Type out all the records once more, exactly.

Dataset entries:
▼

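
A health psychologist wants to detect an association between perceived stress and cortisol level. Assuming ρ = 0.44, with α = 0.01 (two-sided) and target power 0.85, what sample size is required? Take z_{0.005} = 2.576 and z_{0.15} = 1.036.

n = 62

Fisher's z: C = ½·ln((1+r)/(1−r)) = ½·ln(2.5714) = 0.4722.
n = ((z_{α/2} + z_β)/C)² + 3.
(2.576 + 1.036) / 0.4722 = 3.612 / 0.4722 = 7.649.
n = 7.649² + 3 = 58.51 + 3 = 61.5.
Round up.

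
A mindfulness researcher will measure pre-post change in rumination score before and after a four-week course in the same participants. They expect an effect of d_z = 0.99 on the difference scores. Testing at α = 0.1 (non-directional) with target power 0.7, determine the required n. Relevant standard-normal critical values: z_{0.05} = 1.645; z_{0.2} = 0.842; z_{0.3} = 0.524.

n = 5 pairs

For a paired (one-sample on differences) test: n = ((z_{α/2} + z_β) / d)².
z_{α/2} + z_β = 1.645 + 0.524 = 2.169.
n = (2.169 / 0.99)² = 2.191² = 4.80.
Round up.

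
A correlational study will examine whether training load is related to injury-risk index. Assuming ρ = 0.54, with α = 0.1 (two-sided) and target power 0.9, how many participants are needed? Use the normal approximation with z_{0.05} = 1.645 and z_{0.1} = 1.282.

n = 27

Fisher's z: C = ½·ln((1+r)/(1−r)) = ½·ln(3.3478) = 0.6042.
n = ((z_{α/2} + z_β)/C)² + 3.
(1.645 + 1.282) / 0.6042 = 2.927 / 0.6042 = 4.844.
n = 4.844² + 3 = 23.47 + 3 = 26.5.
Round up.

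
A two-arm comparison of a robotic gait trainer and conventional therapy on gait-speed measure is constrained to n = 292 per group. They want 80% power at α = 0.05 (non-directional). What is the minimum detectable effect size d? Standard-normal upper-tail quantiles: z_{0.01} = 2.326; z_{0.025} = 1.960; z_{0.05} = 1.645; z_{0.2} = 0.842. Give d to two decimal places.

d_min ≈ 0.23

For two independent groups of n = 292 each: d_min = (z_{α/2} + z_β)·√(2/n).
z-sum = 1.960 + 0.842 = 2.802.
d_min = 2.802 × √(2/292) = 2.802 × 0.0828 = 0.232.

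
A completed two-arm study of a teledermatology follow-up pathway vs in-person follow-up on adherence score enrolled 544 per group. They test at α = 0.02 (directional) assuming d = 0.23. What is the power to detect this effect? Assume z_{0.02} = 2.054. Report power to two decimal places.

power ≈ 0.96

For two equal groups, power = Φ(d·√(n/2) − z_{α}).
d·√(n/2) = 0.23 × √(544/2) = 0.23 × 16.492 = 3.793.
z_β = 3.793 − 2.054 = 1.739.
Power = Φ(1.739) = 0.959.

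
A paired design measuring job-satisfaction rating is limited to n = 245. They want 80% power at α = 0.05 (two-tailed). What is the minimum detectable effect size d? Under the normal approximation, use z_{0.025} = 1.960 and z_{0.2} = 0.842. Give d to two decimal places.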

▲

REPLY TO THE EXERCISE:
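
A health psychologist wants to detect an association between perceived stress and cortisol level. Assuming ρ = 0.44, with α = 0.01 (two-sided) and target power 0.85, what sample size is required? Take z_{0.005} = 2.576 and z_{0.15} = 1.036.

n = 62

Fisher's z: C = ½·ln((1+r)/(1−r)) = ½·ln(2.5714) = 0.4722.
n = ((z_{α/2} + z_β)/C)² + 3.
(2.576 + 1.036) / 0.4722 = 3.612 / 0.4722 = 7.649.
n = 7.649² + 3 = 58.51 + 3 = 61.5.
Round up.

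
A mindfulness researcher will measure pre-post change in rumination score before and after a four-week course in the same participants. They expect an effect of d_z = 0.99 on the difference scores. Testing at α = 0.1 (non-directional) with target power 0.7, determine the required n. Relevant standard-normal critical values: z_{0.05} = 1.645; z_{0.2} = 0.842; z_{0.3} = 0.524.

n = 5 pairs

For a paired (one-sample on differences) test: n = ((z_{α/2} + z_β) / d)².
z_{α/2} + z_β = 1.645 + 0.524 = 2.169.
n = (2.169 / 0.99)² = 2.191² = 4.80.
Round up.

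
A correlational study will examine whether training load is related to injury-risk index. Assuming ρ = 0.54, with α = 0.1 (two-sided) and target power 0.9, how many participants are needed? Use the normal approximation with z_{0.05} = 1.645 and z_{0.1} = 1.282.

n = 27

Fisher's z: C = ½·ln((1+r)/(1−r)) = ½·ln(3.3478) = 0.6042.
n = ((z_{α/2} + z_β)/C)² + 3.
(1.645 + 1.282) / 0.6042 = 2.927 / 0.6042 = 4.844.
n = 4.844² + 3 = 23.47 + 3 = 26.5.
Round up.

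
A two-arm comparison of a robotic gait trainer and conventional therapy on gait-speed measure is constrained to n = 292 per group. They want 80% power at α = 0.05 (non-directional). What is the minimum detectable effect size d? Standard-normal upper-tail quantiles: z_{0.01} = 2.326; z_{0.025} = 1.960; z_{0.05} = 1.645; z_{0.2} = 0.842. Give d to two decimal places.

d_min ≈ 0.23

For two independent groups of n = 292 each: d_min = (z_{α/2} + z_β)·√(2/n).
z-sum = 1.960 + 0.842 = 2.802.
d_min = 2.802 × √(2/292) = 2.802 × 0.0828 = 0.232.

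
A completed two-arm study of a teledermatology follow-up pathway vs in-person follow-up on adherence score enrolled 544 per group. They test at α = 0.02 (directional) assuming d = 0.23. What is the power to detect this effect? Assume z_{0.02} = 2.054. Report power to two decimal places.

power ≈ 0.96

For two equal groups, power = Φ(d·√(n/2) − z_{α}).
d·√(n/2) = 0.23 × √(544/2) = 0.23 × 16.492 = 3.793.
z_β = 3.793 − 2.054 = 1.739.
Power = Φ(1.739) = 0.959.

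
A paired design measuring job-satisfaction rating is limited to n = 245. They want 80% power at α = 0.05 (two-tailed). What is the minimum detectable effect size d? Under the normal approximation, use z_{0.025} = 1.960 and z_{0.2} = 0.842. Give d to two decimal places.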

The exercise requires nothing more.